— Your instructions —
What is needed is each line of the data below that holds the string "with".

— Records for processing —

::::

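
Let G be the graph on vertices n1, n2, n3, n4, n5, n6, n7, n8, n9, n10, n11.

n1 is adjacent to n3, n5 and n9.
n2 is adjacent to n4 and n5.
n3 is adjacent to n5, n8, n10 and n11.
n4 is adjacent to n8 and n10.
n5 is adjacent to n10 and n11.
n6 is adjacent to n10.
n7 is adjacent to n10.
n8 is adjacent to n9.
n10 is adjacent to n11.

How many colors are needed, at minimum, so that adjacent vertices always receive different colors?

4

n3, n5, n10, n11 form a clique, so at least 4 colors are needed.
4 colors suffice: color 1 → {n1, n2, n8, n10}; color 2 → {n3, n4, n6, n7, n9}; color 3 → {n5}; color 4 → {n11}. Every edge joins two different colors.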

::::

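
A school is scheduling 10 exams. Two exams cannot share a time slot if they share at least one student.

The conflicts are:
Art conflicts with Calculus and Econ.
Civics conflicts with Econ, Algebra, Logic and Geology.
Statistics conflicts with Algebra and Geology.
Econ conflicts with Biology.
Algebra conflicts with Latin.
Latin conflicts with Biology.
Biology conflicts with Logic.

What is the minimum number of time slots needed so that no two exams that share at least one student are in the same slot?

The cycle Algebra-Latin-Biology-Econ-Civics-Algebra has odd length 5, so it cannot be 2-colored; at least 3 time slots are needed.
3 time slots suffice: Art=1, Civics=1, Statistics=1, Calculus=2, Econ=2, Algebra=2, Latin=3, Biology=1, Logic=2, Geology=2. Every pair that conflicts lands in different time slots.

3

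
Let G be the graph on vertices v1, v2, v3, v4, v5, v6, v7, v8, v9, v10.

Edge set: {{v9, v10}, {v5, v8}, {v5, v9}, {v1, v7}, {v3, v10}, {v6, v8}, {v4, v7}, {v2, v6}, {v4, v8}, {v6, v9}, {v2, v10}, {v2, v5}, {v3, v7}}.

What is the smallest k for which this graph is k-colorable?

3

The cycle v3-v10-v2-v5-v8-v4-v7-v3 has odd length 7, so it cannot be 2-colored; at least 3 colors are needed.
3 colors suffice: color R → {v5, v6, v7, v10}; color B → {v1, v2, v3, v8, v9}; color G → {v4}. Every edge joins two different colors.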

::::

— Written response —
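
Art conflicts with Calculus and Econ.
Civics conflicts with Econ, Algebra, Logic and Geology.
Statistics conflicts with Algebra and Geology.
Econ conflicts with Biology.
Algebra conflicts with Latin.
Latin conflicts with Biology.
Biology conflicts with Logic.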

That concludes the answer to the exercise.